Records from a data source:

*-*-*

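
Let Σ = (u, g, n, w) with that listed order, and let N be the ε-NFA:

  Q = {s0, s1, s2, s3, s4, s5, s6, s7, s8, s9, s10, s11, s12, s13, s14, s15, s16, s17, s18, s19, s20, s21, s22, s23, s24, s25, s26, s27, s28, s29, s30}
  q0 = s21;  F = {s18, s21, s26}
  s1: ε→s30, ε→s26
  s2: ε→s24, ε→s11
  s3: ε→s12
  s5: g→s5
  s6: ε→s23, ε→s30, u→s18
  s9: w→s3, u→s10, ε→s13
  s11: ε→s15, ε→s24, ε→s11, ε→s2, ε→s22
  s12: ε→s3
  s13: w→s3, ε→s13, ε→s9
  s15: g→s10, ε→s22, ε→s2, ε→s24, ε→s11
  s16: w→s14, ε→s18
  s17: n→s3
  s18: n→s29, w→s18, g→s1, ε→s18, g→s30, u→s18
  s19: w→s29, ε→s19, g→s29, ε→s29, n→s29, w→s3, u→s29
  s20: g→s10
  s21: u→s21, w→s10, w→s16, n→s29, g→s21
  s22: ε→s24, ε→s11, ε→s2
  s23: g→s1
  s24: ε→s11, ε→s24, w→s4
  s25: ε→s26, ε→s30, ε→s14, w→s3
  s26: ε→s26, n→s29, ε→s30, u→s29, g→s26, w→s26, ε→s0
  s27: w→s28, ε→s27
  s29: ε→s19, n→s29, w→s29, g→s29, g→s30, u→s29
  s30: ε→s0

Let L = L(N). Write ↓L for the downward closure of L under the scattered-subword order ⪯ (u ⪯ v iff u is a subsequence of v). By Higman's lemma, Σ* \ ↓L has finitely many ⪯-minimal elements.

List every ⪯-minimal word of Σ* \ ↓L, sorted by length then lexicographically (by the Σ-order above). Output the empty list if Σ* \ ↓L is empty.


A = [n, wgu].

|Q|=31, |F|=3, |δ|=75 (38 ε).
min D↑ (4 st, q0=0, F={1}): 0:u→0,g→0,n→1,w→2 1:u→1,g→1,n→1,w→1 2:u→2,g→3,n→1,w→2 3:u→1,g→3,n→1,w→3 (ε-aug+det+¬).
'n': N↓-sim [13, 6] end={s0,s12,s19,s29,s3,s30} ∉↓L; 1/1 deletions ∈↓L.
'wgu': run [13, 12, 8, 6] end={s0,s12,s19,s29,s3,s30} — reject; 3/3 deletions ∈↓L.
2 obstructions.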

*-*-*

▶ [WHAT THIS TASK INVOLVES]
When you reach the line holding "s15: g→s10, ε→s22, ε→s2, ε→s24, ε→s11" in the records above, begin reproducing exactly, stop after the line holding "Let L = L(N).", and output nothing else.

▶ [RESULT]
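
  s15: g→s10, ε→s22, ε→s2, ε→s24, ε→s11
  s16: w→s14, ε→s18
  s17: n→s3
  s18: n→s29, w→s18, g→s1, ε→s18, g→s30, u→s18
  s19: w→s29, ε→s19, g→s29, ε→s29, n→s29, w→s3, u→s29
  s20: g→s10
  s21: u→s21, w→s10, w→s16, n→s29, g→s21
  s22: ε→s24, ε→s11, ε→s2
  s23: g→s1
  s24: ε→s11, ε→s24, w→s4
  s25: ε→s26, ε→s30, ε→s14, w→s3
  s26: ε→s26, n→s29, ε→s30, u→s29, g→s26, w→s26, ε→s0
  s27: w→s28, ε→s27
  s29: ε→s19, n→s29, w→s29, g→s29, g→s30, u→s29
  s30: ε→s0

Let L = L(N). Write ↓L for the downward closure of L under the scattered-subword order ⪯ (u ⪯ v iff u is a subsequence of v). By Higman's lemma, Σ* \ ↓L has finitely many ⪯-minimal elements.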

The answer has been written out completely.